▶ About this exercise
Every entry that follows should be written out again exactly.

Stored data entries

□ □ □ □ □

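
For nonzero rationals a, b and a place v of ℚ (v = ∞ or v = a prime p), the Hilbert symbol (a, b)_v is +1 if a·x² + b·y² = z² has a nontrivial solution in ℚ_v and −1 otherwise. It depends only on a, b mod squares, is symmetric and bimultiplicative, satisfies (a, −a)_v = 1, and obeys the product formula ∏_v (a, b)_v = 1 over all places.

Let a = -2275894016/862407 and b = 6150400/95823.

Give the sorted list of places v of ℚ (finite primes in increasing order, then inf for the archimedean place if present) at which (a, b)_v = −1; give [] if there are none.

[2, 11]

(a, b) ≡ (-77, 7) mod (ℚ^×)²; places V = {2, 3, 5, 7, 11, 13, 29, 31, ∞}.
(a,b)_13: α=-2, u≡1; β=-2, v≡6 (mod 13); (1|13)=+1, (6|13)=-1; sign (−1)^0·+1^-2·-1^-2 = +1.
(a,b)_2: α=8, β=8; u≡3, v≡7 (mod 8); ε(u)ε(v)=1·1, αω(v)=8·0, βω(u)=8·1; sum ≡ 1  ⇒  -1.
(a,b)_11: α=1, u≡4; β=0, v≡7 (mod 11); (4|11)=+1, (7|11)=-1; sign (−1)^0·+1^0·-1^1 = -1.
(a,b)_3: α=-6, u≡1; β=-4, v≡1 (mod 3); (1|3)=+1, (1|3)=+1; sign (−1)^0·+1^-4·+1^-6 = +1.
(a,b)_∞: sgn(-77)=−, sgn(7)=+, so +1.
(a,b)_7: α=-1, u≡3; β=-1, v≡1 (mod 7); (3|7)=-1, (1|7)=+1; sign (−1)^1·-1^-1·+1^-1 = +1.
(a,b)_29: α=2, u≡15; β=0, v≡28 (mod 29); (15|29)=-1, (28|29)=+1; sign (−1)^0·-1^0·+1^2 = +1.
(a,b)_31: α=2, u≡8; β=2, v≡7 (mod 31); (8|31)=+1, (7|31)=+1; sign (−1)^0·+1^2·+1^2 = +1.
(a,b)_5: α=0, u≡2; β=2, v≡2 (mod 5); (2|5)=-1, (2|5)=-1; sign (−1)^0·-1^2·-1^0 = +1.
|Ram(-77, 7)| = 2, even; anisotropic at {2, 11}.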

□ □ □ □ □

▶ Answer for this exercise
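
For nonzero rationals a, b and a place v of ℚ (v = ∞ or v = a prime p), the Hilbert symbol (a, b)_v is +1 if a·x² + b·y² = z² has a nontrivial solution in ℚ_v and −1 otherwise. It depends only on a, b mod squares, is symmetric and bimultiplicative, satisfies (a, −a)_v = 1, and obeys the product formula ∏_v (a, b)_v = 1 over all places.

Let a = -2275894016/862407 and b = 6150400/95823.

Give the sorted list of places v of ℚ (finite primes in increasing order, then inf for the archimedean place if present) at which (a, b)_v = −1; give [] if there are none.

[2, 11]

(a, b) ≡ (-77, 7) mod (ℚ^×)²; places V = {2, 3, 5, 7, 11, 13, 29, 31, ∞}.
(a,b)_13: α=-2, u≡1; β=-2, v≡6 (mod 13); (1|13)=+1, (6|13)=-1; sign (−1)^0·+1^-2·-1^-2 = +1.
(a,b)_2: α=8, β=8; u≡3, v≡7 (mod 8); ε(u)ε(v)=1·1, αω(v)=8·0, βω(u)=8·1; sum ≡ 1  ⇒  -1.
(a,b)_11: α=1, u≡4; β=0, v≡7 (mod 11); (4|11)=+1, (7|11)=-1; sign (−1)^0·+1^0·-1^1 = -1.
(a,b)_3: α=-6, u≡1; β=-4, v≡1 (mod 3); (1|3)=+1, (1|3)=+1; sign (−1)^0·+1^-4·+1^-6 = +1.
(a,b)_∞: sgn(-77)=−, sgn(7)=+, so +1.
(a,b)_7: α=-1, u≡3; β=-1, v≡1 (mod 7); (3|7)=-1, (1|7)=+1; sign (−1)^1·-1^-1·+1^-1 = +1.
(a,b)_29: α=2, u≡15; β=0, v≡28 (mod 29); (15|29)=-1, (28|29)=+1; sign (−1)^0·-1^0·+1^2 = +1.
(a,b)_31: α=2, u≡8; β=2, v≡7 (mod 31); (8|31)=+1, (7|31)=+1; sign (−1)^0·+1^2·+1^2 = +1.
(a,b)_5: α=0, u≡2; β=2, v≡2 (mod 5); (2|5)=-1, (2|5)=-1; sign (−1)^0·-1^2·-1^0 = +1.
|Ram(-77, 7)| = 2, even; anisotropic at {2, 11}.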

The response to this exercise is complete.